◆ The problem ◆
Lines to restate from the data below: from the one containing "Initial direction angle: (11/6)*pi" to the one containing "Evaluate the final", both included. Give them again exactly, and only them.

[Data records — start]

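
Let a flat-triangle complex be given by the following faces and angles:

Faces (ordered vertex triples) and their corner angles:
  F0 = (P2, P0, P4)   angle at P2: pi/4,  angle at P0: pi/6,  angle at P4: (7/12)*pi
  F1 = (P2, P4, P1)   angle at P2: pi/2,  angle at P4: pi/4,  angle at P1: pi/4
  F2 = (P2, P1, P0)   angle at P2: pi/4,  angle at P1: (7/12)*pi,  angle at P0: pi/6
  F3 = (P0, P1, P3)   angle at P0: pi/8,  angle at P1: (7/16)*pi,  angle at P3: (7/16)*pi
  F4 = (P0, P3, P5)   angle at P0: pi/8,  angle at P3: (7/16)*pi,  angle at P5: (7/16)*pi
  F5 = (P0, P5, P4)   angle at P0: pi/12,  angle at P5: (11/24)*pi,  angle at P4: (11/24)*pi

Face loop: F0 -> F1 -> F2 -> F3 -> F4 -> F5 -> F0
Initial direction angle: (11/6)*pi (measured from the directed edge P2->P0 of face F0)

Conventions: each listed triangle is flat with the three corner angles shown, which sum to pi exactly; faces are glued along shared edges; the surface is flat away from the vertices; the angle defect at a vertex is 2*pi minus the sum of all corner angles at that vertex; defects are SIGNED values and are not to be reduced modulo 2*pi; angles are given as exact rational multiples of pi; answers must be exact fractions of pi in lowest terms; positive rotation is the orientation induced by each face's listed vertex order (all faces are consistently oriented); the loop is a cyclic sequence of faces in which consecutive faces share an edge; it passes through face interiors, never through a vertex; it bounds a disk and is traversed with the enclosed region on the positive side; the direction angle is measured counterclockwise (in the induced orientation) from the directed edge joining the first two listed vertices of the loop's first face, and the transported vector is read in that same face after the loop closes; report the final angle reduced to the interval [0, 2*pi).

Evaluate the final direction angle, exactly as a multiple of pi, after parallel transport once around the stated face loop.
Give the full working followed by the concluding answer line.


enclosed vertex P0: corner angles sum to (2/3)*pi, defect = 2*pi - (2/3)*pi = (4/3)*pi
enclosed vertex P2: corner angles sum to pi, defect = 2*pi - pi = pi
summing the enclosed defects onto the initial angle, mod 2*pi in the induced orientation:
final angle = (11/6)*pi + (7/3)*pi = pi/6 (mod 2*pi)

Answer: final direction angle = pi/6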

[Data records — finish]

◆ Solution for this exercise ◆
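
Initial direction angle: (11/6)*pi (measured from the directed edge P2->P0 of face F0)

Conventions: each listed triangle is flat with the three corner angles shown, which sum to pi exactly; faces are glued along shared edges; the surface is flat away from the vertices; the angle defect at a vertex is 2*pi minus the sum of all corner angles at that vertex; defects are SIGNED values and are not to be reduced modulo 2*pi; angles are given as exact rational multiples of pi; answers must be exact fractions of pi in lowest terms; positive rotation is the orientation induced by each face's listed vertex order (all faces are consistently oriented); the loop is a cyclic sequence of faces in which consecutive faces share an edge; it passes through face interiors, never through a vertex; it bounds a disk and is traversed with the enclosed region on the positive side; the direction angle is measured counterclockwise (in the induced orientation) from the directed edge joining the first two listed vertices of the loop's first face, and the transported vector is read in that same face after the loop closes; report the final angle reduced to the interval [0, 2*pi).

Evaluate the final direction angle, exactly as a multiple of pi, after parallel transport once around the stated face loop.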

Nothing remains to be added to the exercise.